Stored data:

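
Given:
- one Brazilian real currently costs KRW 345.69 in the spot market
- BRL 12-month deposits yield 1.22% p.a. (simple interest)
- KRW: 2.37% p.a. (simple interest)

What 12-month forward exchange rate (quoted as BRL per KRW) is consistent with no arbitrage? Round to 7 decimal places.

T = 1 year.
KRW growth factor: 1 + 0.0237×1 = 1.023700.
Growth of 1 BRL over T: 1 + 0.0122×1 = 1.012200.
Forward (KRW per BRL) = 345.69 × 1.023700 / 1.012200 = 349.6175.
Invert for BRL per KRW: 1 / 349.6175 = 0.0028603.

0.0028603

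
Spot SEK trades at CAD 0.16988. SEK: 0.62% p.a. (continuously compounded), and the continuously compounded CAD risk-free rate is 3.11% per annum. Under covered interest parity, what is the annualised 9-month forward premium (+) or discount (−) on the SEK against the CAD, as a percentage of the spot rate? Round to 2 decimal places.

+2.51%

T = 9/12 years.
F = S · g_CAD/g_SEK = 0.16988 × 1.0235992/1.0046608 = 0.17308233.
(F − S)/S ÷ T = (0.17308233 − 0.16988)/0.16988/(9/12) = 0.025134 → 2.51%.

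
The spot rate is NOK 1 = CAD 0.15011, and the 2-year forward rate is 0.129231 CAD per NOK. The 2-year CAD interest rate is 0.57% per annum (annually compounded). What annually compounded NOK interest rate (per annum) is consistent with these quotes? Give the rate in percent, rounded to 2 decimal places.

T = 2 years.
F/S = 0.129231/0.15011 = 0.8609087 = (growth of CAD) / (growth of NOK).
CAD growth factor: (1 + 0.0057)^2 = 1.0114325.
That pins the NOK growth at 1.1748429.
Annualise: 1.1748429^(1/2) − 1 = 0.083902 = 8.39%.

8.39%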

Exercise aim ▸
Look through the entries above and report each line where the string "simple" occurs.

Result of the exercise ▸
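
- BRL 12-month deposits yield 1.22% p.a. (simple interest)
- KRW: 2.37% p.a. (simple interest)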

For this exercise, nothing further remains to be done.